How to complete this task: Your task is to copy every line of the entries that contains "lying".

══════════

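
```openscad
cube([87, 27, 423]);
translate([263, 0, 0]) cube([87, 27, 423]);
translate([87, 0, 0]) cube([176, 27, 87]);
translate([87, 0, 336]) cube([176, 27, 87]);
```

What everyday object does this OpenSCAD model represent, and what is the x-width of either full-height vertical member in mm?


A picture frame. The border width is 87 mm.

Four thin pieces enclosing a rectangular opening — a picture frame. The two full-height stiles are 423 mm tall; the top rail sits at z = 336 and is 87 mm tall, so the border above the opening is 423 − 336 = 87 mm, matching the stile x-width.


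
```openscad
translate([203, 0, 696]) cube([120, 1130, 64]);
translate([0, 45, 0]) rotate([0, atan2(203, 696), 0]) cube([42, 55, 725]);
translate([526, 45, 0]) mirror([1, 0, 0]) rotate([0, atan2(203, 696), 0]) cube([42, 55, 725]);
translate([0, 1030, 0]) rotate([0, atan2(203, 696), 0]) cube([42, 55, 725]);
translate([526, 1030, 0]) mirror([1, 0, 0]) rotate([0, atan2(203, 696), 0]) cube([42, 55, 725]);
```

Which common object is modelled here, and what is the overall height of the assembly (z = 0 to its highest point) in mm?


A sawhorse. The overall height is 760 mm.

A beam across two mirrored pairs of raked legs — a sawhorse. The beam's underside is at z = 696 (matching the legs' vertical rise in atan2(203, 696)) and the beam is 64 mm tall, so its top is at 696 + 64 = 760 mm. The raked legs top out at the beam's underside, so that is the highest point.


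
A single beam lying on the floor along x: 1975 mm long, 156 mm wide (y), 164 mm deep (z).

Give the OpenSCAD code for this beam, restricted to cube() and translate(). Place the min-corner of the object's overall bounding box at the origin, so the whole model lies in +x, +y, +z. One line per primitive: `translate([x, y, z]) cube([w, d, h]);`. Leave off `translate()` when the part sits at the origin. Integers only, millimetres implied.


cube([1975, 156, 164]);


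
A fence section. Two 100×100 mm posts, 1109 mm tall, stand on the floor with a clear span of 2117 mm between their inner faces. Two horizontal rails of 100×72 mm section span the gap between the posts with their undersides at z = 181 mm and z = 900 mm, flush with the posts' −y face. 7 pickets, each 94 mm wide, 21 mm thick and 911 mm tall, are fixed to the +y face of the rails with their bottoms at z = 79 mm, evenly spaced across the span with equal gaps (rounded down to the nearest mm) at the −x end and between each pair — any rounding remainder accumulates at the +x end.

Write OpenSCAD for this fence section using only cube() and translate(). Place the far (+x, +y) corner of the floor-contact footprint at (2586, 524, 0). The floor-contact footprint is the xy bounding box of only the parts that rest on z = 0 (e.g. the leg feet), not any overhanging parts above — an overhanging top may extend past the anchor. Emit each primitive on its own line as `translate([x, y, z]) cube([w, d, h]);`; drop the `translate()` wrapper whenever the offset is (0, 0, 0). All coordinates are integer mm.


translate([269, 424, 0]) cube([100, 100, 1109]);
translate([2486, 424, 0]) cube([100, 100, 1109]);
translate([369, 424, 181]) cube([2117, 100, 72]);
translate([369, 424, 900]) cube([2117, 100, 72]);
translate([551, 524, 79]) cube([94, 21, 911]);
translate([827, 524, 79]) cube([94, 21, 911]);
translate([1103, 524, 79]) cube([94, 21, 911]);
translate([1379, 524, 79]) cube([94, 21, 911]);
translate([1655, 524, 79]) cube([94, 21, 911]);
translate([1931, 524, 79]) cube([94, 21, 911]);
translate([2207, 524, 79]) cube([94, 21, 911]);


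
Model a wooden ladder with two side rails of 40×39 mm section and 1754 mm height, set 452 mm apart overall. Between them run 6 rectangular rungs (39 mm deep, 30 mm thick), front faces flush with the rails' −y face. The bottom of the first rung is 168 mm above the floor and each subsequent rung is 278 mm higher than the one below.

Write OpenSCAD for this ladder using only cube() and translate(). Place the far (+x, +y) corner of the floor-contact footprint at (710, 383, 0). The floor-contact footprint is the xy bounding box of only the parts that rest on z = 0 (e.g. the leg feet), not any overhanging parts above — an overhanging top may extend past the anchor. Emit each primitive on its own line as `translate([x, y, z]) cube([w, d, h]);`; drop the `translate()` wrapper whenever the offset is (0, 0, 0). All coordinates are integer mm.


translate([258, 344, 0]) cube([40, 39, 1754]);
translate([670, 344, 0]) cube([40, 39, 1754]);
translate([298, 344, 168]) cube([372, 39, 30]);
translate([298, 344, 446]) cube([372, 39, 30]);
translate([298, 344, 724]) cube([372, 39, 30]);
translate([298, 344, 1002]) cube([372, 39, 30]);
translate([298, 344, 1280]) cube([372, 39, 30]);
translate([298, 344, 1558]) cube([372, 39, 30]);


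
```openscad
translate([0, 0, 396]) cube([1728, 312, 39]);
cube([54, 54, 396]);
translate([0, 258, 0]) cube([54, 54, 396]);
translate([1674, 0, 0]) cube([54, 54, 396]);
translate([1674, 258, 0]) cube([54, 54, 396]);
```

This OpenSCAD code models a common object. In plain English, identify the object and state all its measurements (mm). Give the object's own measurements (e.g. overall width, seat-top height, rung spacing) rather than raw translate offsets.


A bench: a 1728×312 mm seat slab, 39 mm thick, top at z = 435 mm, on four 54×54 mm square legs flush with the seat corners and standing on z = 0.


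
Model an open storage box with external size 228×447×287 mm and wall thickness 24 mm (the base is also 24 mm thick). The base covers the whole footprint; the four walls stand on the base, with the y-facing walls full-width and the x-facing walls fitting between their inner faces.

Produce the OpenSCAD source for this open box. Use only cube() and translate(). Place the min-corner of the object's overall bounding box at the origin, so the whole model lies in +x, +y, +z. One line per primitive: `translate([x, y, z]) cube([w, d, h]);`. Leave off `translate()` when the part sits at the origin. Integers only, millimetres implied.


cube([228, 447, 24]);
translate([0, 0, 24]) cube([228, 24, 263]);
translate([0, 423, 24]) cube([228, 24, 263]);
translate([0, 24, 24]) cube([24, 399, 263]);
translate([204, 24, 24]) cube([24, 399, 263]);


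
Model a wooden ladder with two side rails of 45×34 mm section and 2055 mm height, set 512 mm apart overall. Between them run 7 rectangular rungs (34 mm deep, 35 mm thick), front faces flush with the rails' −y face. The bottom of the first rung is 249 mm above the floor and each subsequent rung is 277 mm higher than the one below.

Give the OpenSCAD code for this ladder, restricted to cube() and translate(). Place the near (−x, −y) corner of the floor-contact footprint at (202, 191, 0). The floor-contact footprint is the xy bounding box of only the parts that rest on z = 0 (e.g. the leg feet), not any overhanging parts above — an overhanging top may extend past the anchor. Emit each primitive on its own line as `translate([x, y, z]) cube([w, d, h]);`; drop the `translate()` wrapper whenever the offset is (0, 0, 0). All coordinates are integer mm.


// rung span = 512 - 2*45 = 422
// rung[k] z = 249 + k*277
translate([202, 191, 0]) cube([45, 34, 2055]);
translate([669, 191, 0]) cube([45, 34, 2055]);
translate([247, 191, 249]) cube([422, 34, 35]);
translate([247, 191, 526]) cube([422, 34, 35]);
translate([247, 191, 803]) cube([422, 34, 35]);
translate([247, 191, 1080]) cube([422, 34, 35]);
translate([247, 191, 1357]) cube([422, 34, 35]);
translate([247, 191, 1634]) cube([422, 34, 35]);
translate([247, 191, 1911]) cube([422, 34, 35]);


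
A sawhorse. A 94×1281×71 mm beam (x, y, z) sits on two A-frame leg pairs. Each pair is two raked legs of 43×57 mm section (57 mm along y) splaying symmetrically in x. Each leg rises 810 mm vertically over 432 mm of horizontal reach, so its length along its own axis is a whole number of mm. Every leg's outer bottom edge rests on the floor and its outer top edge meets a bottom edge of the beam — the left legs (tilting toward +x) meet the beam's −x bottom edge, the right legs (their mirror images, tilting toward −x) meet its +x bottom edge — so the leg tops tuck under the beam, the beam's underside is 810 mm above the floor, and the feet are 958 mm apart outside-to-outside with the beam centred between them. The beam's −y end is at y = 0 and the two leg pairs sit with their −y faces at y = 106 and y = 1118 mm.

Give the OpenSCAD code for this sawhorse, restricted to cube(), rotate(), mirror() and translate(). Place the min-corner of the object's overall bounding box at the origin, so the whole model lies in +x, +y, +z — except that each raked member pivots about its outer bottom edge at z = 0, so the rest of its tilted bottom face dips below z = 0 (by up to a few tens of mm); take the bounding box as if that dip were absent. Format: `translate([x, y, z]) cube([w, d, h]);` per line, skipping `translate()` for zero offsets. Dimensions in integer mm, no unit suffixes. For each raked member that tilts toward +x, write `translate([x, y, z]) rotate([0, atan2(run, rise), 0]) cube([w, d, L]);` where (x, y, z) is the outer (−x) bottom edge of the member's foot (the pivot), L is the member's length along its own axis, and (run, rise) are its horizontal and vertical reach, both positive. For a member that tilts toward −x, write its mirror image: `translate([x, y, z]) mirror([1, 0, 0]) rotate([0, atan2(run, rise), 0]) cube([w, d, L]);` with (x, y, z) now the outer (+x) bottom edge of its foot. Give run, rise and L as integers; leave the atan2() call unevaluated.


translate([432, 0, 810]) cube([94, 1281, 71]);
translate([0, 106, 0]) rotate([0, atan2(432, 810), 0]) cube([43, 57, 918]);
translate([958, 106, 0]) mirror([1, 0, 0]) rotate([0, atan2(432, 810), 0]) cube([43, 57, 918]);
translate([0, 1118, 0]) rotate([0, atan2(432, 810), 0]) cube([43, 57, 918]);
translate([958, 1118, 0]) mirror([1, 0, 0]) rotate([0, atan2(432, 810), 0]) cube([43, 57, 918]);


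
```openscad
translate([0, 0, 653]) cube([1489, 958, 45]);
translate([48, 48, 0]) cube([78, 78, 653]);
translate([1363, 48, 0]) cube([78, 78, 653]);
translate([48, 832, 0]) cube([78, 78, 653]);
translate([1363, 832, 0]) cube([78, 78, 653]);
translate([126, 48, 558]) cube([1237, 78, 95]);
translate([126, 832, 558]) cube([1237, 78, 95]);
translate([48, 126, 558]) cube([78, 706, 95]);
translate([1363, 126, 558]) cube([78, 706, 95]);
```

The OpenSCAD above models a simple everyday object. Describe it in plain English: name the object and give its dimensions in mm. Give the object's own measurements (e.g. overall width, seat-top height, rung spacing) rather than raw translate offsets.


A rectangular dining table. The top is 1489×958×45 mm with its upper surface at z = 698 mm. It stands on four 78×78 mm square legs, each inset 48 mm from the nearest pair of top edges, running from the floor to the underside of the top. Four apron rails, 78 mm thick and 95 mm tall, run between adjacent legs with their top edges flush with the underside of the top and their outer faces flush with the legs' outer faces.


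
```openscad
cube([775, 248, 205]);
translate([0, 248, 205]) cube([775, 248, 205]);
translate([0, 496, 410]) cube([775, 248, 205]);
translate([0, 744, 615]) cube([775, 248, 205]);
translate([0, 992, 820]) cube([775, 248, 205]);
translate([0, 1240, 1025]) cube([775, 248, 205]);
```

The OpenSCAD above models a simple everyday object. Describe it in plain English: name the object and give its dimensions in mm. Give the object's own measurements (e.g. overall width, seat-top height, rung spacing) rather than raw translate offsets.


A straight staircase of 6 solid steps. Each step is 775 mm wide (x), 248 mm deep (y, the going) and 205 mm tall (the rise). The first step rests on the floor; each subsequent step sits one going further in +y and one rise higher in +z, directly behind and above the previous step with no overlap.


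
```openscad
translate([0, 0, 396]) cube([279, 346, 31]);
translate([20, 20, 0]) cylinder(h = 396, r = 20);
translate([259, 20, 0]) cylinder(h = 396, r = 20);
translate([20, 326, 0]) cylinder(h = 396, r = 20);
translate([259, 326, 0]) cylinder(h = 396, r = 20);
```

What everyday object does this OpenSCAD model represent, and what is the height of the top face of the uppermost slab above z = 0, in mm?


A stool. The seat height is 427 mm.

A 279×346×31 slab at z = 396 on four corner cylinders — a stool. The seat top is 396 + 31 = 427 mm.


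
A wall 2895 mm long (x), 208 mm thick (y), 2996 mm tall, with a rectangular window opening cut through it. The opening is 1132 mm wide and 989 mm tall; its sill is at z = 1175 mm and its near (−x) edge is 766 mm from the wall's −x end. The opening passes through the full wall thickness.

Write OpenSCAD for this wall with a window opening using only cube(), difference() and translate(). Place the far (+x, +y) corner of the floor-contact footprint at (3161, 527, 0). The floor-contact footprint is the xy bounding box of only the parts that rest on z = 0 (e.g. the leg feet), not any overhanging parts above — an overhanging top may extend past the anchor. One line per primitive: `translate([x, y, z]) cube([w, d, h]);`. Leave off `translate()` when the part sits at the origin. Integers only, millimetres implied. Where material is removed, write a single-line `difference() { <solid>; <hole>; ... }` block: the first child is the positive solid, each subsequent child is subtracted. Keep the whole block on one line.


difference() { translate([266, 319, 0]) cube([2895, 208, 2996]); translate([1032, 319, 1175]) cube([1132, 208, 989]); }


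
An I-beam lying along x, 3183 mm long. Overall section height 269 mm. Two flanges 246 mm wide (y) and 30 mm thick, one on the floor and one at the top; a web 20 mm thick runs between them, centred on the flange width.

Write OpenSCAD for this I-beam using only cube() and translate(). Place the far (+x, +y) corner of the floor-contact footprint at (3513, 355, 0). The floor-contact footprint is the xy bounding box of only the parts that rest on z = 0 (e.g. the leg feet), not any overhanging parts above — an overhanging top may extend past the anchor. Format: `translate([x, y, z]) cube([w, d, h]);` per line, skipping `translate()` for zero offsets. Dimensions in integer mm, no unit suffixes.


translate([330, 109, 0]) cube([3183, 246, 30]);
translate([330, 222, 30]) cube([3183, 20, 209]);
translate([330, 109, 239]) cube([3183, 246, 30]);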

══════════

Response below:
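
A single beam lying on the floor along x: 1975 mm long, 156 mm wide (y), 164 mm deep (z).
An I-beam lying along x, 3183 mm long. Overall section height 269 mm. Two flanges 246 mm wide (y) and 30 mm thick, one on the floor and one at the top; a web 20 mm thick runs between them, centred on the flange width.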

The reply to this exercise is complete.